## [Task objective]
Show each line of the data below in which "deletes" occurs.

(Exercise data Opens)

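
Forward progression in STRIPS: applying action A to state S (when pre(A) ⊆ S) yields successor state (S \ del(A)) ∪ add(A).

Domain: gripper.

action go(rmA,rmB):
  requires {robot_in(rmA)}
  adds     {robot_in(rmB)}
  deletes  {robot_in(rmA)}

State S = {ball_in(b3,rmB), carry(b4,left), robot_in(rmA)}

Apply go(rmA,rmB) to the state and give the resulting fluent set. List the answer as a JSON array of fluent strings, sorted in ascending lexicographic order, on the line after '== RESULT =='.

Progress:
  pre ⊆ S: {robot_in(rmA)} ⊆ S  — applicable
  S \ del = {ball_in(b3,rmB), carry(b4,left)}
  ∪ add   = {ball_in(b3,rmB), carry(b4,left), robot_in(rmB)}

== RESULT ==
["ball_in(b3,rmB)", "carry(b4,left)", "robot_in(rmB)"]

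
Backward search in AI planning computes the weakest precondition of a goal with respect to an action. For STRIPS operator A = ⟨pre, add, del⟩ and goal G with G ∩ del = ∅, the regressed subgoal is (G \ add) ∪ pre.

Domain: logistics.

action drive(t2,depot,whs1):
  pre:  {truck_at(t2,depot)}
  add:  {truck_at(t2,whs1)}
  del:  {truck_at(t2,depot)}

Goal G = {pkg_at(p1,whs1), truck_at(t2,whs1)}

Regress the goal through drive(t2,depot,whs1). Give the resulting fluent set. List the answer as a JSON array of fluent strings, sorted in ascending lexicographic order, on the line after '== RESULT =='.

Regress:
  G ∩ del = {}  (empty — regression defined)
  G \ add = {pkg_at(p1,whs1), truck_at(t2,whs1)} \ {truck_at(t2,whs1)} = {pkg_at(p1,whs1)}
  ∪ pre   = {pkg_at(p1,whs1)} ∪ {truck_at(t2,depot)}
          = {pkg_at(p1,whs1), truck_at(t2,depot)}

== RESULT ==
["pkg_at(p1,whs1)", "truck_at(t2,depot)"]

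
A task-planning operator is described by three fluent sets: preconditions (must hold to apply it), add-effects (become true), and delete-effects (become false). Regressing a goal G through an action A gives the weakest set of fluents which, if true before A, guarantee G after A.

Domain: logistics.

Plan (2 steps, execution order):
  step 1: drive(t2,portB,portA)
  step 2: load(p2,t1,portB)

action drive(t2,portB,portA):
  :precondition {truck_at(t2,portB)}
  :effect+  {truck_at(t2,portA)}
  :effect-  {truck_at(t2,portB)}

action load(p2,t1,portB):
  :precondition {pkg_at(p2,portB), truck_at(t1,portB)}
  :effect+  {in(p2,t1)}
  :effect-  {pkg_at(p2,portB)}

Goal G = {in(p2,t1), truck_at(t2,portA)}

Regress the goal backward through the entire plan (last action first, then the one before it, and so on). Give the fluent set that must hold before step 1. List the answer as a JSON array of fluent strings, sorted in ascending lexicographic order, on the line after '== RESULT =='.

Regress step by step:
  through step 2 (load(p2,t1,portB)): drop {in(p2,t1)}, keep {truck_at(t2,portA)}, require {pkg_at(p2,portB), truck_at(t1,portB)}
    → {pkg_at(p2,portB), truck_at(t1,portB), truck_at(t2,portA)}
  through step 1 (drive(t2,portB,portA)): drop {truck_at(t2,portA)}, keep {pkg_at(p2,portB), truck_at(t1,portB)}, require {truck_at(t2,portB)}
    → {pkg_at(p2,portB), truck_at(t1,portB), truck_at(t2,portB)}

== RESULT ==
["pkg_at(p2,portB)", "truck_at(t1,portB)", "truck_at(t2,portB)"]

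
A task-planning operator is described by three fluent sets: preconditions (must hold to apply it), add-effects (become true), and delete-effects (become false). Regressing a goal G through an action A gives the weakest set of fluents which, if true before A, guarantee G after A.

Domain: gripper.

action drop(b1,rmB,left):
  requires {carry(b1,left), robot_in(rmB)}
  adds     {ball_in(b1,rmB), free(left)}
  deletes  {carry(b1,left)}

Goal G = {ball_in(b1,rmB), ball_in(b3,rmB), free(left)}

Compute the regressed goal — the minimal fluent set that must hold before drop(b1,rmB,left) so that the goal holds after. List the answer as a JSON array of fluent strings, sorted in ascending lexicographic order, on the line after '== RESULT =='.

Compute (G \ add) ∪ pre:
  G ∩ del = {}  (empty — regression defined)
  G \ add = {ball_in(b1,rmB), ball_in(b3,rmB), free(left)} \ {ball_in(b1,rmB), free(left)} = {ball_in(b3,rmB)}
  ∪ pre   = {ball_in(b3,rmB)} ∪ {carry(b1,left), robot_in(rmB)}
          = {ball_in(b3,rmB), carry(b1,left), robot_in(rmB)}

== RESULT ==
["ball_in(b3,rmB)", "carry(b1,left)", "robot_in(rmB)"]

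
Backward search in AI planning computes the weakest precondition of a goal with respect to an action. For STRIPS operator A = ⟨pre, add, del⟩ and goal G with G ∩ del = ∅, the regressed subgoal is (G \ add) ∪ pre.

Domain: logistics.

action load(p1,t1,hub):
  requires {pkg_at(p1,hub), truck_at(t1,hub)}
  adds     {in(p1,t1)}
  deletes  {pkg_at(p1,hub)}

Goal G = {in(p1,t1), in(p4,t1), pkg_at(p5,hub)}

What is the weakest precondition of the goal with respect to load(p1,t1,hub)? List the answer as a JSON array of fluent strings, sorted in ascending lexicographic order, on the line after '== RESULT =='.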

(Exercise data Closes)

## [Answer for this exercise]
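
  deletes  {robot_in(rmA)}
  deletes  {carry(b1,left)}
  deletes  {pkg_at(p1,hub)}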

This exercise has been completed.